◆ **WHAT IS REQUIRED**:
All lines from the one containing "A galvanic cell: cathode" through the last line below must be duplicated exactly, with nothing outside that span.

[[ THE DATA, beginning ]]

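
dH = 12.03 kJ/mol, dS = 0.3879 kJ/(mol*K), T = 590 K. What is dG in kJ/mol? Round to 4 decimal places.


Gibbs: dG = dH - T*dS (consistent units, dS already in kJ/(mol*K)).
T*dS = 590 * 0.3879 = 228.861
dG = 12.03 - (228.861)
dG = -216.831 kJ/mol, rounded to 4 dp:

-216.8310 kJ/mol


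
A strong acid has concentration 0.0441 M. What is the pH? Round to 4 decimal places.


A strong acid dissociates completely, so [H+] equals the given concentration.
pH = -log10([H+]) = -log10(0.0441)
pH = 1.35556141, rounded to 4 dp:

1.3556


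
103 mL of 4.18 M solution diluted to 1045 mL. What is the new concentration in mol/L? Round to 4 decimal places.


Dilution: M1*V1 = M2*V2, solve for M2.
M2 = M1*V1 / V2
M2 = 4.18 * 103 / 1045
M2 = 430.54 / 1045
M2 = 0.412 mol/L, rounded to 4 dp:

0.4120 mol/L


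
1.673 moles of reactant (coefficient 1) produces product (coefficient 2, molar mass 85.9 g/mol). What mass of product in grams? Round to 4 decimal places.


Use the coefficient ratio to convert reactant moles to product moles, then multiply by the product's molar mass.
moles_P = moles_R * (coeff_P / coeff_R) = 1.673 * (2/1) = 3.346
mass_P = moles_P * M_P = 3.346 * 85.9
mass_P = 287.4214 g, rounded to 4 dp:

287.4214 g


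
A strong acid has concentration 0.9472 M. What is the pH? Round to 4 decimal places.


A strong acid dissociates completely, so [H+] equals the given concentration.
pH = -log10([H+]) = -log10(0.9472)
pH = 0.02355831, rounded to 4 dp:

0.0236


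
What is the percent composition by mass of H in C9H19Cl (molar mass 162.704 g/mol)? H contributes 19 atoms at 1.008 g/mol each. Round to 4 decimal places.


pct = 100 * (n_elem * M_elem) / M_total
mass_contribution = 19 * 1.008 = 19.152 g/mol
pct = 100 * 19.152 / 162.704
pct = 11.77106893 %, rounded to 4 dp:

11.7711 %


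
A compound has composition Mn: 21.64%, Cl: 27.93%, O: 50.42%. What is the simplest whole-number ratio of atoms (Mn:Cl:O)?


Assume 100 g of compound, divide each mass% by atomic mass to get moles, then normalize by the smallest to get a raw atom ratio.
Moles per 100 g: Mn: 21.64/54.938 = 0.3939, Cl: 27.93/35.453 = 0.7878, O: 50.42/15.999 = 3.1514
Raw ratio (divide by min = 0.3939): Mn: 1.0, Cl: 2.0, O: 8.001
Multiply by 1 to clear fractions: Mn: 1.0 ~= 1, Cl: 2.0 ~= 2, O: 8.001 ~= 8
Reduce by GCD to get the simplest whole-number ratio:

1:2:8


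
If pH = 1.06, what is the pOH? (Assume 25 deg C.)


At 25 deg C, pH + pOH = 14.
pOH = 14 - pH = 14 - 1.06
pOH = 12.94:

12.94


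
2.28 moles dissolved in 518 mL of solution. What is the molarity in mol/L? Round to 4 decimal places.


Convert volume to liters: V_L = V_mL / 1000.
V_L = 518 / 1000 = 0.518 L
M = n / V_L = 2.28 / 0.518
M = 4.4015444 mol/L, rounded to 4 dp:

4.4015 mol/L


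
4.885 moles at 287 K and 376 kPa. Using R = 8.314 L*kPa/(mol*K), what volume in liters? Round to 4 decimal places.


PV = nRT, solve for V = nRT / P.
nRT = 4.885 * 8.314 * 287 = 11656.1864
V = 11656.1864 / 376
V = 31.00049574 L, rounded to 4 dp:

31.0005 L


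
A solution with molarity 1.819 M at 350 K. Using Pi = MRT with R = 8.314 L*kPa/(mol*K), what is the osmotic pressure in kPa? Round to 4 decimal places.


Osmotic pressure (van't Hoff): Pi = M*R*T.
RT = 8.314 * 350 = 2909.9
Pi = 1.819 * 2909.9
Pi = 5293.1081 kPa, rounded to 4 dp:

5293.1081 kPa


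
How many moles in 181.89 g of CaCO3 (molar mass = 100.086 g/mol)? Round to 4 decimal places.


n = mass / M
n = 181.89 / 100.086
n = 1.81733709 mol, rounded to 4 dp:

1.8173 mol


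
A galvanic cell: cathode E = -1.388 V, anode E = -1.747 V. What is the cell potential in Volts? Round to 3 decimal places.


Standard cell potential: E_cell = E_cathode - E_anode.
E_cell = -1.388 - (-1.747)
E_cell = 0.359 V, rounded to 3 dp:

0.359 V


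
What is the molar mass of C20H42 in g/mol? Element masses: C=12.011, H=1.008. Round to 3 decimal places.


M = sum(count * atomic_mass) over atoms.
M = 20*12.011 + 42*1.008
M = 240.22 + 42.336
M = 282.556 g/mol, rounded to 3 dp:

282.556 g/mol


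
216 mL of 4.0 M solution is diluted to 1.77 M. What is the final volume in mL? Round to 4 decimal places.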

[[ THE DATA, end ]]

◆ **SOLUTION**:
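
A galvanic cell: cathode E = -1.388 V, anode E = -1.747 V. What is the cell potential in Volts? Round to 3 decimal places.


Standard cell potential: E_cell = E_cathode - E_anode.
E_cell = -1.388 - (-1.747)
E_cell = 0.359 V, rounded to 3 dp:

0.359 V


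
What is the molar mass of C20H42 in g/mol? Element masses: C=12.011, H=1.008. Round to 3 decimal places.


M = sum(count * atomic_mass) over atoms.
M = 20*12.011 + 42*1.008
M = 240.22 + 42.336
M = 282.556 g/mol, rounded to 3 dp:

282.556 g/mol


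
216 mL of 4.0 M solution is diluted to 1.77 M. What is the final volume in mL? Round to 4 decimal places.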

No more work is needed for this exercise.